Problem to work on: Extract precisely the lines of the entries below, from the first line through the line containing "II-1 | F | pigmented | I-1".

#### Data to process ####

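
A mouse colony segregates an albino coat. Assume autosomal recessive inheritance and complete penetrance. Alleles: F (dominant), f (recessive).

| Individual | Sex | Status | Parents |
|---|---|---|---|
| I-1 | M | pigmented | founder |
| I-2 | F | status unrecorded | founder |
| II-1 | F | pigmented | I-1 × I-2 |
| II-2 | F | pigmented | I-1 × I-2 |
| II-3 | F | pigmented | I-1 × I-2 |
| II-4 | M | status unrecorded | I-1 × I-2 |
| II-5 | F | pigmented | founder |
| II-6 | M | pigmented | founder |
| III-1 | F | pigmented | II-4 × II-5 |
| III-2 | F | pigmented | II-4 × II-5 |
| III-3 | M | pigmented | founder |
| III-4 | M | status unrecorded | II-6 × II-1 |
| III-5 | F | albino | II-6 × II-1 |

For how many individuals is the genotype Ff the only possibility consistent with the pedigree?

Obligate heterozygotes: II-1 is pigmented so carries F and passed f to III-5 (ff), so II-1 is Ff; II-6 is pigmented so carries F and passed f to III-5 (ff), so II-6 is Ff.
Every other individual is either homozygous by phenotype or has at least one consistent homozygous assignment, so the count is 2.

2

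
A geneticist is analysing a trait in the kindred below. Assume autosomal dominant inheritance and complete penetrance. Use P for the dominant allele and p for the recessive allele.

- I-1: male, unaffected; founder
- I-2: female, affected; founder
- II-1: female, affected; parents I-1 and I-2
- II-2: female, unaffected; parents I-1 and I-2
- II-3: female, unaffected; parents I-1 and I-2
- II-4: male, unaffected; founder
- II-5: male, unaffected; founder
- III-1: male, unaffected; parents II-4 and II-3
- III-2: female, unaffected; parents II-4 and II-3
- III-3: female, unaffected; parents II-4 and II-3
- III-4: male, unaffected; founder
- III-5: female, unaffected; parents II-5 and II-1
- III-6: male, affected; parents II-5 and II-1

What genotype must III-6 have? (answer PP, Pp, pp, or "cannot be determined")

From phenotype alone, III-6 is PP or Pp.
III-6 is affected so carries P and received p from II-5 (pp), so III-6 is Pp.

Pp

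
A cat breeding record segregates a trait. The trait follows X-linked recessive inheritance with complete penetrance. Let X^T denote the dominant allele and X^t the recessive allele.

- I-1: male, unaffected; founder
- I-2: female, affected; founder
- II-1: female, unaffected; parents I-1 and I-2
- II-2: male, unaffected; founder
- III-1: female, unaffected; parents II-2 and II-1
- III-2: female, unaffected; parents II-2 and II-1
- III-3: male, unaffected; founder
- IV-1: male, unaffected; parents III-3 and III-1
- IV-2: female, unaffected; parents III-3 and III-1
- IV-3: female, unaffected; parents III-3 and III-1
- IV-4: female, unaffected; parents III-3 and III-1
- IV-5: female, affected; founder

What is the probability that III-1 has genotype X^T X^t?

1/3

II-2 is unaffected, so II-2 is X^T Y.
II-1 is unaffected so carries T and received t from I-2 (X^t X^t), so II-1 is X^T X^t.
Their cross gives offspring ratios 1/2 X^T X^T : 1/2 X^T X^t. Conditioning on III-1 being unaffected, P(X^T X^t) = 1/2 / 1 = 1/2 before taking III-1's own offspring into account.
III-3 is unaffected, so III-3 is X^T Y.
Now use III-1's offspring. Probability of each recorded status — unaffected son IV-1: 1/2 if III-1 is X^T X^t, 1 if X^T X^T. (IV-2, IV-3, IV-4: equally likely either way, so uninformative.)
Bayes: P(X^T X^t) = 1/2·1/2 / (1/2·1/2 + 1/2·1) = 1/3.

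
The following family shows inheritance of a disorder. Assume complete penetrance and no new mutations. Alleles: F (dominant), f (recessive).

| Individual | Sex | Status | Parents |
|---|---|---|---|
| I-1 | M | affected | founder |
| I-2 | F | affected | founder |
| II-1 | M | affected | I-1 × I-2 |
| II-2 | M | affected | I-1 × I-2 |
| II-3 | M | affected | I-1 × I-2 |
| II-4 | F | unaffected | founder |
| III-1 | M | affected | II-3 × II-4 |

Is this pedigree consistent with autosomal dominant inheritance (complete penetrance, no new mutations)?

A consistent assignment under autosomal dominant exists: I-1 FF, I-2 FF, II-1 FF, II-2 FF, II-3 FF, II-4 ff, III-1 Ff.
In this assignment every recorded phenotype matches its genotype and every non-founder's genotype is obtainable from its parents' genotypes, so the pedigree is consistent.

Yes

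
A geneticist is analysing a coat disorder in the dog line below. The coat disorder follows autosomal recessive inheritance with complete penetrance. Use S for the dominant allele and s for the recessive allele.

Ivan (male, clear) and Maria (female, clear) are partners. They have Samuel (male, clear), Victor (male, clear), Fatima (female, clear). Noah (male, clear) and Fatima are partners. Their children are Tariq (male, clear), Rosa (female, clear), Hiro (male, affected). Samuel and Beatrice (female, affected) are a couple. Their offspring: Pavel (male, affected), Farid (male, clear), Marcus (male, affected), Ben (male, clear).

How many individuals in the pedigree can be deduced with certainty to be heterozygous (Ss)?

5

Obligate heterozygotes: Samuel is clear so carries S and passed s to Pavel (ss), so Samuel is Ss; Fatima is clear so carries S and passed s to Hiro (ss), so Fatima is Ss; Noah is clear so carries S and passed s to Hiro (ss), so Noah is Ss; Farid is clear so carries S and received s from Beatrice (ss), so Farid is Ss; Ben is clear so carries S and received s from Beatrice (ss), so Ben is Ss.
Every other individual is either homozygous by phenotype or has at least one consistent homozygous assignment, so the count is 5.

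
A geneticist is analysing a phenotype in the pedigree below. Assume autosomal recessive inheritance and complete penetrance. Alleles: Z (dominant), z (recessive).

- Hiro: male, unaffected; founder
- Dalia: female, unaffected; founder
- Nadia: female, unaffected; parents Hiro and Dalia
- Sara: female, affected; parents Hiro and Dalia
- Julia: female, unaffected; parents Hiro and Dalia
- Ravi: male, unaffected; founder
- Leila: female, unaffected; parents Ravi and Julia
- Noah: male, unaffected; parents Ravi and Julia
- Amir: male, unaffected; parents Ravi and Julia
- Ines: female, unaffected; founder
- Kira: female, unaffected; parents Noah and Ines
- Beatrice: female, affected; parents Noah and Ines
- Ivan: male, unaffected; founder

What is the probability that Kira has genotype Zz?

Noah is unaffected so carries Z and passed z to Beatrice (zz), so Noah is Zz.
Ines is unaffected so carries Z and passed z to Beatrice (zz), so Ines is Zz.
Their cross gives offspring ratios 1/4 ZZ : 1/2 Zz : 1/4 zz. Conditioning on Kira being unaffected, P(Zz) = 1/2 / 3/4 = 2/3.

2/3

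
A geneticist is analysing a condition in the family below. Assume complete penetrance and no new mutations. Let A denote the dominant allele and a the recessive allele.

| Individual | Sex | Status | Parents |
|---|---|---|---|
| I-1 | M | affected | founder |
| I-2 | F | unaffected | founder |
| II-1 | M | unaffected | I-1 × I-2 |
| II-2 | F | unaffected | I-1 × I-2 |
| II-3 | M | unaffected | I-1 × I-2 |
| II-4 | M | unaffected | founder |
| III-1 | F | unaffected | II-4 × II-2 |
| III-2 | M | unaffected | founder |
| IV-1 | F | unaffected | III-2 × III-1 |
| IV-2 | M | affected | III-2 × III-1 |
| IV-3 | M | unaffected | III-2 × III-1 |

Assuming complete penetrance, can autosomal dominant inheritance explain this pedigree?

Under autosomal dominant, IV-2 (affected, male) cannot arise from III-2 (unaffected) × III-1 (unaffected).

No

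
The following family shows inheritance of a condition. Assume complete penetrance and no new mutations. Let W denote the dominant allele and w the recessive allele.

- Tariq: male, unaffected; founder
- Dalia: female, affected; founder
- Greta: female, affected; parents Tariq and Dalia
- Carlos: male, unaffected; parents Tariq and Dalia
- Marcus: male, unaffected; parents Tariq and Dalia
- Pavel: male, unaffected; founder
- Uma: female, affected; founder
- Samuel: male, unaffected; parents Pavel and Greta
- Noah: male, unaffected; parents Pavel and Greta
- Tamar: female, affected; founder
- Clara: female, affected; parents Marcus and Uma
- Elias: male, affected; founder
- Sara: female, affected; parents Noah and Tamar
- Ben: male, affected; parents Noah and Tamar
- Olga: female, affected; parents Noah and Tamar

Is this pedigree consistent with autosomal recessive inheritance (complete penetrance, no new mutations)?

A consistent assignment under autosomal recessive exists: Tariq Ww, Dalia ww, Greta ww, Carlos Ww, Marcus Ww, Pavel WW, Uma ww, Samuel Ww, Noah Ww, Tamar ww, Clara ww, Elias ww, Sara ww, Ben ww, Olga ww.
In this assignment every recorded phenotype matches its genotype and every non-founder's genotype is obtainable from its parents' genotypes, so the pedigree is consistent.

Yes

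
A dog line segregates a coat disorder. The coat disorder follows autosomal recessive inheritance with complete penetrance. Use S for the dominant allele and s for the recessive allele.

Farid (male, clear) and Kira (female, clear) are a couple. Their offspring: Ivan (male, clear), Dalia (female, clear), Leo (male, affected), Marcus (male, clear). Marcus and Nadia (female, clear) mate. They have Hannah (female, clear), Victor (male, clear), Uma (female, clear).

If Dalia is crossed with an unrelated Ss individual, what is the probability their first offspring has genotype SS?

Farid is clear so carries S and passed s to Leo (ss), so Farid is Ss.
Kira is clear so carries S and passed s to Leo (ss), so Kira is Ss.
Dalia is a clear offspring of Farid (Ss) × Kira (Ss), whose cross gives 1/4 SS : 1/2 Ss : 1/4 ss; conditioning on being clear, Dalia is SS with probability 1/3, Ss with probability 2/3.
Summing over parental genotype combinations, P(offspring has genotype SS) = 1/3·1/2 + 2/3·1/4 = 1/3.

1/3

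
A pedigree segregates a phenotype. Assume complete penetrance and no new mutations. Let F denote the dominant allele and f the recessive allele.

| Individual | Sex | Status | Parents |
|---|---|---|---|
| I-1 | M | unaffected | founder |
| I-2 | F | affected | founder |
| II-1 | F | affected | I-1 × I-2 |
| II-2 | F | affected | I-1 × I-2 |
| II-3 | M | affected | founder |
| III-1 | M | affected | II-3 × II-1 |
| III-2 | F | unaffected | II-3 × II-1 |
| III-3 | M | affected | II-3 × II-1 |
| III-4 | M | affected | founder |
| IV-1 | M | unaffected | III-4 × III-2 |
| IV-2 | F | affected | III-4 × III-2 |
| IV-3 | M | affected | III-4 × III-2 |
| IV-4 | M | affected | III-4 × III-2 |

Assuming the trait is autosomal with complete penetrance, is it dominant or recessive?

dominant

II-3 and II-1 are both affected yet have an unaffected child III-2. Under a recessive model two affected parents are homozygous and every child would be affected, so the trait cannot be recessive.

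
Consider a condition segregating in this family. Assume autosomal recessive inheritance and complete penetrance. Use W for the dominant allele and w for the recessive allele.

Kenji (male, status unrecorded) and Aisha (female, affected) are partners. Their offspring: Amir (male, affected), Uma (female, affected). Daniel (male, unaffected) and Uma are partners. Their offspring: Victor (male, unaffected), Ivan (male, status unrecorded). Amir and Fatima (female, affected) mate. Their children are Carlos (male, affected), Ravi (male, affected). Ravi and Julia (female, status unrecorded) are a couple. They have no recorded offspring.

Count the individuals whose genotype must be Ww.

Obligate heterozygotes: Victor is unaffected so carries W and received w from Uma (ww), so Victor is Ww.
Every other individual is either homozygous by phenotype or has at least one consistent homozygous assignment, so the count is 1.

1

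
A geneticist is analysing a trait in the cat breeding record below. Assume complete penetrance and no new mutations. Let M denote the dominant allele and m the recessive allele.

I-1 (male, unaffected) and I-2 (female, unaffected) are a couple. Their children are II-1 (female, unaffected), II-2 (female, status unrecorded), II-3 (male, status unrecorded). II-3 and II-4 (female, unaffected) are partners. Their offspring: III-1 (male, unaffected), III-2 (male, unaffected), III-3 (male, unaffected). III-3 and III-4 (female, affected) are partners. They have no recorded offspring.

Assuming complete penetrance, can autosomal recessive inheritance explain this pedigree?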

####

Worked solution:
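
A mouse colony segregates an albino coat. Assume autosomal recessive inheritance and complete penetrance. Alleles: F (dominant), f (recessive).

| Individual | Sex | Status | Parents |
|---|---|---|---|
| I-1 | M | pigmented | founder |
| I-2 | F | status unrecorded | founder |
| II-1 | F | pigmented | I-1 × I-2 |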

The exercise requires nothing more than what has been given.